Your goal
Retype each entry. Leave every word as it is.

(Data excerpts)

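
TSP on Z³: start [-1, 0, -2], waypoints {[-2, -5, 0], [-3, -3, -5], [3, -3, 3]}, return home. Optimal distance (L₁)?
38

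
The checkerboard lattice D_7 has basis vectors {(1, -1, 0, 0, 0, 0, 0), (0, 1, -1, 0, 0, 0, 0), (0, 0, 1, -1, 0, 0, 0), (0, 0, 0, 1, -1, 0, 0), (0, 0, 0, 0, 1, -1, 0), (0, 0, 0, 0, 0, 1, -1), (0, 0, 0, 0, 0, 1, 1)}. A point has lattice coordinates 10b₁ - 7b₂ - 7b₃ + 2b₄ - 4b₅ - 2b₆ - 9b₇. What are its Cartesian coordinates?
(10, -17, 0, 9, -6, -7, -7)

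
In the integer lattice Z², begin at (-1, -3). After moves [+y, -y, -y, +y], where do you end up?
(-1, -3)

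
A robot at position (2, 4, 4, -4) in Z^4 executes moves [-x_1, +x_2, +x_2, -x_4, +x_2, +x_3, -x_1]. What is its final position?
(0, 7, 5, -5)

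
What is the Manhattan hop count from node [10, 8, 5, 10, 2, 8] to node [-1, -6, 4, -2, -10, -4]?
62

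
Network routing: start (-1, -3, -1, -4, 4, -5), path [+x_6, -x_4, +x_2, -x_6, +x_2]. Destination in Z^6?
(-1, -1, -1, -5, 4, -5)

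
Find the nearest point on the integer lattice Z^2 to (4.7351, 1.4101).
(5, 1)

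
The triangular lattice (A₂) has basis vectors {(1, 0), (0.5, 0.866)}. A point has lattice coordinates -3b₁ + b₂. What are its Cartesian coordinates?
(-2.5, 0.866)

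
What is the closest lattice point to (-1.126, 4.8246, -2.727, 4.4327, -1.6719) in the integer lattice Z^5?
(-1, 5, -3, 4, -2)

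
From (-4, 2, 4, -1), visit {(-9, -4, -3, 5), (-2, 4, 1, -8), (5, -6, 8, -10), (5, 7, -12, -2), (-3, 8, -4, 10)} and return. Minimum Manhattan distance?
158
(one optimal route: (-4, 2, 4, -1) → (-9, -4, -3, 5) → (-3, 8, -4, 10) → (5, 7, -12, -2) → (5, -6, 8, -10) → (-2, 4, 1, -8) → (-4, 2, 4, -1))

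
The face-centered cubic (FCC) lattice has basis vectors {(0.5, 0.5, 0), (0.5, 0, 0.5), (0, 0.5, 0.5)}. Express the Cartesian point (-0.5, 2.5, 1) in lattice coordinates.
b₁ - 2b₂ + 4b₃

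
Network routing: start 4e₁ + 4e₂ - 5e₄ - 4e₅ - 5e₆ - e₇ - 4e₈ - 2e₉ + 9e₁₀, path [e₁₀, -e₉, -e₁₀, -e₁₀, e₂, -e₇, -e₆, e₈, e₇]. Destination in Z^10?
(4, 5, 0, -5, -4, -6, -1, -3, -3, 8)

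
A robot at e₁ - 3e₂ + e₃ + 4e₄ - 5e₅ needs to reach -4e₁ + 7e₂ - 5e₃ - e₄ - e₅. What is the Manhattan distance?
30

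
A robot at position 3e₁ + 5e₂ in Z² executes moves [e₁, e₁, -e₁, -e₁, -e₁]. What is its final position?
(2, 5)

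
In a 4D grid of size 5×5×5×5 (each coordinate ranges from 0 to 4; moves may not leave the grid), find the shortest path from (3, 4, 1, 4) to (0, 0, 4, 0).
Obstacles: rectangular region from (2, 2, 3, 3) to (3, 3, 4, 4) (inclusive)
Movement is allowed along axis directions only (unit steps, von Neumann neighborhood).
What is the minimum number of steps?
14
(one shortest path: (3, 4, 1, 4) → (2, 4, 1, 4) → (1, 4, 1, 4) → (0, 4, 1, 4) → (0, 3, 1, 4) → (0, 2, 1, 4) → (0, 1, 1, 4) → (0, 0, 1, 4) → (0, 0, 2, 4) → (0, 0, 3, 4) → (0, 0, 4, 4) → (0, 0, 4, 3) → (0, 0, 4, 2) → (0, 0, 4, 1) → (0, 0, 4, 0))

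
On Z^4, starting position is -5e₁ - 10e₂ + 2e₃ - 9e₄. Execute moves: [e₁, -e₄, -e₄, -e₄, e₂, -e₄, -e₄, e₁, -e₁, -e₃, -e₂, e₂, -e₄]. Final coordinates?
(-4, -9, 1, -15)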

(End Data excerpts)

Response area
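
TSP on Z³: start [-1, 0, -2], waypoints {[-2, -5, 0], [-3, -3, -5], [3, -3, 3]}, return home. Optimal distance (L₁)?
38

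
The checkerboard lattice D_7 has basis vectors {(1, -1, 0, 0, 0, 0, 0), (0, 1, -1, 0, 0, 0, 0), (0, 0, 1, -1, 0, 0, 0), (0, 0, 0, 1, -1, 0, 0), (0, 0, 0, 0, 1, -1, 0), (0, 0, 0, 0, 0, 1, -1), (0, 0, 0, 0, 0, 1, 1)}. A point has lattice coordinates 10b₁ - 7b₂ - 7b₃ + 2b₄ - 4b₅ - 2b₆ - 9b₇. What are its Cartesian coordinates?
(10, -17, 0, 9, -6, -7, -7)

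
In the integer lattice Z², begin at (-1, -3). After moves [+y, -y, -y, +y], where do you end up?
(-1, -3)

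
A robot at position (2, 4, 4, -4) in Z^4 executes moves [-x_1, +x_2, +x_2, -x_4, +x_2, +x_3, -x_1]. What is its final position?
(0, 7, 5, -5)

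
What is the Manhattan hop count from node [10, 8, 5, 10, 2, 8] to node [-1, -6, 4, -2, -10, -4]?
62

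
Network routing: start (-1, -3, -1, -4, 4, -5), path [+x_6, -x_4, +x_2, -x_6, +x_2]. Destination in Z^6?
(-1, -1, -1, -5, 4, -5)

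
Find the nearest point on the integer lattice Z^2 to (4.7351, 1.4101).
(5, 1)

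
The triangular lattice (A₂) has basis vectors {(1, 0), (0.5, 0.866)}. A point has lattice coordinates -3b₁ + b₂. What are its Cartesian coordinates?
(-2.5, 0.866)

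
What is the closest lattice point to (-1.126, 4.8246, -2.727, 4.4327, -1.6719) in the integer lattice Z^5?
(-1, 5, -3, 4, -2)

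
From (-4, 2, 4, -1), visit {(-9, -4, -3, 5), (-2, 4, 1, -8), (5, -6, 8, -10), (5, 7, -12, -2), (-3, 8, -4, 10)} and return. Minimum Manhattan distance?
158
(one optimal route: (-4, 2, 4, -1) → (-9, -4, -3, 5) → (-3, 8, -4, 10) → (5, 7, -12, -2) → (5, -6, 8, -10) → (-2, 4, 1, -8) → (-4, 2, 4, -1))

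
The face-centered cubic (FCC) lattice has basis vectors {(0.5, 0.5, 0), (0.5, 0, 0.5), (0, 0.5, 0.5)}. Express the Cartesian point (-0.5, 2.5, 1) in lattice coordinates.
b₁ - 2b₂ + 4b₃

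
Network routing: start 4e₁ + 4e₂ - 5e₄ - 4e₅ - 5e₆ - e₇ - 4e₈ - 2e₉ + 9e₁₀, path [e₁₀, -e₉, -e₁₀, -e₁₀, e₂, -e₇, -e₆, e₈, e₇]. Destination in Z^10?
(4, 5, 0, -5, -4, -6, -1, -3, -3, 8)

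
A robot at e₁ - 3e₂ + e₃ + 4e₄ - 5e₅ needs to reach -4e₁ + 7e₂ - 5e₃ - e₄ - e₅. What is the Manhattan distance?
30

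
A robot at position 3e₁ + 5e₂ in Z² executes moves [e₁, e₁, -e₁, -e₁, -e₁]. What is its final position?
(2, 5)

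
In a 4D grid of size 5×5×5×5 (each coordinate ranges from 0 to 4; moves may not leave the grid), find the shortest path from (3, 4, 1, 4) to (0, 0, 4, 0).
Obstacles: rectangular region from (2, 2, 3, 3) to (3, 3, 4, 4) (inclusive)
Movement is allowed along axis directions only (unit steps, von Neumann neighborhood).
What is the minimum number of steps?
14
(one shortest path: (3, 4, 1, 4) → (2, 4, 1, 4) → (1, 4, 1, 4) → (0, 4, 1, 4) → (0, 3, 1, 4) → (0, 2, 1, 4) → (0, 1, 1, 4) → (0, 0, 1, 4) → (0, 0, 2, 4) → (0, 0, 3, 4) → (0, 0, 4, 4) → (0, 0, 4, 3) → (0, 0, 4, 2) → (0, 0, 4, 1) → (0, 0, 4, 0))

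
On Z^4, starting position is -5e₁ - 10e₂ + 2e₃ - 9e₄. Execute moves: [e₁, -e₄, -e₄, -e₄, e₂, -e₄, -e₄, e₁, -e₁, -e₃, -e₂, e₂, -e₄]. Final coordinates?
(-4, -9, 1, -15)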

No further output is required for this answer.